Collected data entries
● ● ● ● ●

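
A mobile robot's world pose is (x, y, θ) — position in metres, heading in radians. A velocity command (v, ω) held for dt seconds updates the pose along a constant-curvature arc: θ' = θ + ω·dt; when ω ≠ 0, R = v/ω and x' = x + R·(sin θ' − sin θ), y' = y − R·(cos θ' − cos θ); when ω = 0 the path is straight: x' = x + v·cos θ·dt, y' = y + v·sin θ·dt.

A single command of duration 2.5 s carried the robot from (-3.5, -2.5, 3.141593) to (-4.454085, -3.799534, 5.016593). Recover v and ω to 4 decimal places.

Δθ = 5.016593 − 3.141593 = 1.875000
ω = Δθ/dt = 1.875000/2.5 = 0.7500
R = −Δy/(cos θ' − cos θ) = 1.0000
v = R·ω = 1.0000·0.7500 = 0.7500

v = 0.7500, ω = 0.7500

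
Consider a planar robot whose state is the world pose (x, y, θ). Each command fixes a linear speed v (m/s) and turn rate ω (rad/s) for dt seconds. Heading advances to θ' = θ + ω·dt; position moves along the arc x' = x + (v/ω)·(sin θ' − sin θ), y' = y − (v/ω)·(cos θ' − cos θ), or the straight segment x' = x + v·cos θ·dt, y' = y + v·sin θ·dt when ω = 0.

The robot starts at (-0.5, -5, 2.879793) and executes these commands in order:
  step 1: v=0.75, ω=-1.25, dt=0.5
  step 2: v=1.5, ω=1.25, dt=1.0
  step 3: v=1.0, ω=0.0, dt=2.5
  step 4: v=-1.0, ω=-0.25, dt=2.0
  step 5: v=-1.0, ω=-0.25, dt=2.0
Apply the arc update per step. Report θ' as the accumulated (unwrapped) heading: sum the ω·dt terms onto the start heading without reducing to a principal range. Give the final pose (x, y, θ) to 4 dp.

(-0.7035, -5.8474, 2.5048)

step 1: θ'=2.2548 (R=-0.6000) → pose (-0.8097, -4.7996, 2.2548)
step 2: θ'=3.5048 (R=1.2000) → pose (-2.1661, -4.4361, 3.5048)
step 3: θ'=3.5048 (straight) → pose (-4.5030, -5.3243, 3.5048)
step 4: θ'=3.0048 (R=4.0000) → pose (-2.5365, -5.1007, 3.0048)
step 5: θ'=2.5048 (R=4.0000) → pose (-0.7035, -5.8474, 2.5048)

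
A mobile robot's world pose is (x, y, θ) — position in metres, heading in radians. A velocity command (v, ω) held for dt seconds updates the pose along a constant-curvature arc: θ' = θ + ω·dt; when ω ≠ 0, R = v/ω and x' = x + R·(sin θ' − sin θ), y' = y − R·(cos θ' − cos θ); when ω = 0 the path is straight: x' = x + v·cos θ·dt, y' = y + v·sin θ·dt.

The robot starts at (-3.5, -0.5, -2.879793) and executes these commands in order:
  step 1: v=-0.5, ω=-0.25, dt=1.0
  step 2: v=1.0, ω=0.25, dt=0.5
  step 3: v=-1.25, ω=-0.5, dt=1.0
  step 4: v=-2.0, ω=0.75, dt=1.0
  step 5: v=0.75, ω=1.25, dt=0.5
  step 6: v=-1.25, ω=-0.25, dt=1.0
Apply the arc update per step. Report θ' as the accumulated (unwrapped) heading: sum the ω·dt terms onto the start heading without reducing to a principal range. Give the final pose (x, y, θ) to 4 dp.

(0.1836, 0.1431, -2.3798)

step 1: θ'=-3.1298 (R=2.0000) → pose (-3.0060, -0.4320, -3.1298)
step 2: θ'=-3.0048 (R=4.0000) → pose (-3.5043, -0.4691, -3.0048)
step 3: θ'=-3.5048 (R=2.5000) → pose (-2.2752, -0.6088, -3.5048)
step 4: θ'=-2.7548 (R=-2.6667) → pose (-0.3218, -0.5858, -2.7548)
step 5: θ'=-2.1298 (R=0.6000) → pose (-0.6042, -0.8232, -2.1298)
step 6: θ'=-2.3798 (R=5.0000) → pose (0.1836, 0.1431, -2.3798)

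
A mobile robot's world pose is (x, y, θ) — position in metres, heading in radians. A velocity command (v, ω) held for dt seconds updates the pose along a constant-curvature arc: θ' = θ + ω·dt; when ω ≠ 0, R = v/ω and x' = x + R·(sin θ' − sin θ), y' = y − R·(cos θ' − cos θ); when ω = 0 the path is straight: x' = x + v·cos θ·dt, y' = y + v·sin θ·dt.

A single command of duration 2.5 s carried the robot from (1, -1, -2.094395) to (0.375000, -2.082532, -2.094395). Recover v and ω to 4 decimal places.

v = 0.5000, ω = 0.0000

Δθ = -2.094395 − -2.094395 = 0.000000
ω = Δθ/dt = 0.000000/2.5 = 0.0000
ω = 0 → v = (Δx·cos θ + Δy·sin θ)/dt = 0.5000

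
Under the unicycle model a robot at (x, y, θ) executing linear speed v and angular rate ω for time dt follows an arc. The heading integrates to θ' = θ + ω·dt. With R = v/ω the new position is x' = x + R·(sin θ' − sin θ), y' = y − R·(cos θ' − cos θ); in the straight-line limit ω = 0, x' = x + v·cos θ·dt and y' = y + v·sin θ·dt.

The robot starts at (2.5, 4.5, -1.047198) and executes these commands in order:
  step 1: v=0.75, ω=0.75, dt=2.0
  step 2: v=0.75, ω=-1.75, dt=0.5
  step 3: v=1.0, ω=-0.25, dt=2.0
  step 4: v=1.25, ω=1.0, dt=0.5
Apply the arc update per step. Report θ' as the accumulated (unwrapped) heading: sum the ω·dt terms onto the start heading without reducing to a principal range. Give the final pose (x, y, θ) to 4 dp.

step 1: θ'=0.4528 (R=1.0000) → pose (3.8035, 4.1008, 0.4528)
step 2: θ'=-0.4222 (R=-0.4286) → pose (4.1666, 4.1063, -0.4222)
step 3: θ'=-0.9222 (R=-4.0000) → pose (5.7153, 2.8738, -0.9222)
step 4: θ'=-0.4222 (R=1.2500) → pose (6.1992, 2.4887, -0.4222)

(6.1992, 2.4887, -0.4222)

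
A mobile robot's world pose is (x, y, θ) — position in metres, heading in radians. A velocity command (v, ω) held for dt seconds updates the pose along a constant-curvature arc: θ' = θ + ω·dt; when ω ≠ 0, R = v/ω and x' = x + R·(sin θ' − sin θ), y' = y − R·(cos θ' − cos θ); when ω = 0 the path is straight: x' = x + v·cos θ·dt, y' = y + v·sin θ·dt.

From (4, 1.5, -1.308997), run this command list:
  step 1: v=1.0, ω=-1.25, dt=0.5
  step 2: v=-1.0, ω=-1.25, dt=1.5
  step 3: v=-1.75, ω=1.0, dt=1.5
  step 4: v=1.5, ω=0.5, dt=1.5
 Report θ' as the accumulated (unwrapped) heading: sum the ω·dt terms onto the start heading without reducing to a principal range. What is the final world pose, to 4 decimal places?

step 1: θ'=-1.9340 (R=-0.8000) → pose (3.9751, 1.0087, -1.9340)
step 2: θ'=-3.8090 (R=0.8000) → pose (5.2180, 1.3529, -3.8090)
step 3: θ'=-2.3090 (R=-1.7500) → pose (7.5956, 1.5497, -2.3090)
step 4: θ'=-1.5590 (R=3.0000) → pose (6.8149, -0.5046, -1.5590)

(6.8149, -0.5046, -1.5590)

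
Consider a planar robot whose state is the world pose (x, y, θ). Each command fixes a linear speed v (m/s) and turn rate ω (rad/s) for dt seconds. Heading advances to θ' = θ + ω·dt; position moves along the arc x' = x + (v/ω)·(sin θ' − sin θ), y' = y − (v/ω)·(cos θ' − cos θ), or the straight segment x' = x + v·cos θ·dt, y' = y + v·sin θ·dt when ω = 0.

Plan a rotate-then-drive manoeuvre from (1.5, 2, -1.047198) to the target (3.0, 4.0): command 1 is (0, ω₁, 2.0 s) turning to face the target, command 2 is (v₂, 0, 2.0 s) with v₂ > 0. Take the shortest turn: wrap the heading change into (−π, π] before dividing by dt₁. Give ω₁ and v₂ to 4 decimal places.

ω₁ = 0.9872, v₂ = 1.2500

heading to target = atan2(4−2, 3−1.5) = 0.9273
Δθ = wrap(0.9273 − -1.0472) = 1.9745; ω₁ = Δθ/dt₁ = 0.9872
distance = √((3−1.5)² + (4−2)²) = 2.5000; v₂ = distance/dt₂ = 1.2500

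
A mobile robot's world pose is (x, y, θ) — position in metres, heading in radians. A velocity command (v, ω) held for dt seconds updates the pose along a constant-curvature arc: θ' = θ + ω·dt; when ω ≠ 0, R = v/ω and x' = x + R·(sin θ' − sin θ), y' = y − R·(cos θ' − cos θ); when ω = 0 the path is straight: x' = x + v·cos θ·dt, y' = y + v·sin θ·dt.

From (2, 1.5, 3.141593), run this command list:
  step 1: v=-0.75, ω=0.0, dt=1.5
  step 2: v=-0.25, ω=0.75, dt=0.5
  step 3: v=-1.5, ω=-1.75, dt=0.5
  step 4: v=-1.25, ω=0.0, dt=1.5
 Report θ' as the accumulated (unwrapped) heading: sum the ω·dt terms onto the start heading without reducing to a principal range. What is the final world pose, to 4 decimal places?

step 1: θ'=3.1416 (straight) → pose (3.1250, 1.5000, 3.1416)
step 2: θ'=3.5166 (R=-0.3333) → pose (3.2471, 1.5232, 3.5166)
step 3: θ'=2.6416 (R=0.8571) → pose (3.9720, 1.4778, 2.6416)
step 4: θ'=2.6416 (straight) → pose (5.6174, 0.5789, 2.6416)

(5.6174, 0.5789, 2.6416)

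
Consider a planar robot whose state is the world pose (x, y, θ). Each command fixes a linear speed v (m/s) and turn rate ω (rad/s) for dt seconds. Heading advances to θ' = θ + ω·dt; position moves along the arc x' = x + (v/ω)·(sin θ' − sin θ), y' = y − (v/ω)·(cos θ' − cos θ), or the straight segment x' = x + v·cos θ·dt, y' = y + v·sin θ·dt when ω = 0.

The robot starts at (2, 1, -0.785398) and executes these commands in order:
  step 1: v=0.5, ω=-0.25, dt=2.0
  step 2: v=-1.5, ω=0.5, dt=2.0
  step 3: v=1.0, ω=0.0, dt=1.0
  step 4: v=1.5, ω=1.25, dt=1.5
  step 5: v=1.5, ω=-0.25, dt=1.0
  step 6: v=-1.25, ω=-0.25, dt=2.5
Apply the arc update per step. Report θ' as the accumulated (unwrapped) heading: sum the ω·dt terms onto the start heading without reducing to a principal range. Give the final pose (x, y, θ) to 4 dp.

(1.5362, 1.9320, 0.7146)

step 1: θ'=-1.2854 (R=-2.0000) → pose (2.5049, 0.1489, -1.2854)
step 2: θ'=-0.2854 (R=-3.0000) → pose (0.4709, 2.1829, -0.2854)
step 3: θ'=-0.2854 (straight) → pose (1.4304, 1.9014, -0.2854)
step 4: θ'=1.5896 (R=1.2000) → pose (2.9680, 3.0754, 1.5896)
step 5: θ'=1.3396 (R=-6.0000) → pose (3.1266, 4.5631, 1.3396)
step 6: θ'=0.7146 (R=5.0000) → pose (1.5362, 1.9320, 0.7146)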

● ● ● ● ●

Exercise description
With the first line being the one containing "From (2, 1.5, 3.141593), run" and the last line the one containing "step 6: v=-1.25, ω=-0.25, dt=2.5", transcribe exactly the lines above that fall in that range.

Problem solution
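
From (2, 1.5, 3.141593), run this command list:
  step 1: v=-0.75, ω=0.0, dt=1.5
  step 2: v=-0.25, ω=0.75, dt=0.5
  step 3: v=-1.5, ω=-1.75, dt=0.5
  step 4: v=-1.25, ω=0.0, dt=1.5
 Report θ' as the accumulated (unwrapped) heading: sum the ω·dt terms onto the start heading without reducing to a principal range. What is the final world pose, to 4 decimal places?

step 1: θ'=3.1416 (straight) → pose (3.1250, 1.5000, 3.1416)
step 2: θ'=3.5166 (R=-0.3333) → pose (3.2471, 1.5232, 3.5166)
step 3: θ'=2.6416 (R=0.8571) → pose (3.9720, 1.4778, 2.6416)
step 4: θ'=2.6416 (straight) → pose (5.6174, 0.5789, 2.6416)

(5.6174, 0.5789, 2.6416)

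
Consider a planar robot whose state is the world pose (x, y, θ). Each command fixes a linear speed v (m/s) and turn rate ω (rad/s) for dt seconds. Heading advances to θ' = θ + ω·dt; position moves along the arc x' = x + (v/ω)·(sin θ' − sin θ), y' = y − (v/ω)·(cos θ' − cos θ), or the straight segment x' = x + v·cos θ·dt, y' = y + v·sin θ·dt when ω = 0.

The robot starts at (2, 1, -0.785398) and executes these commands in order:
  step 1: v=0.5, ω=-0.25, dt=2.0
  step 2: v=-1.5, ω=0.5, dt=2.0
  step 3: v=1.0, ω=0.0, dt=1.0
  step 4: v=1.5, ω=1.25, dt=1.5
  step 5: v=1.5, ω=-0.25, dt=1.0
  step 6: v=-1.25, ω=-0.25, dt=2.5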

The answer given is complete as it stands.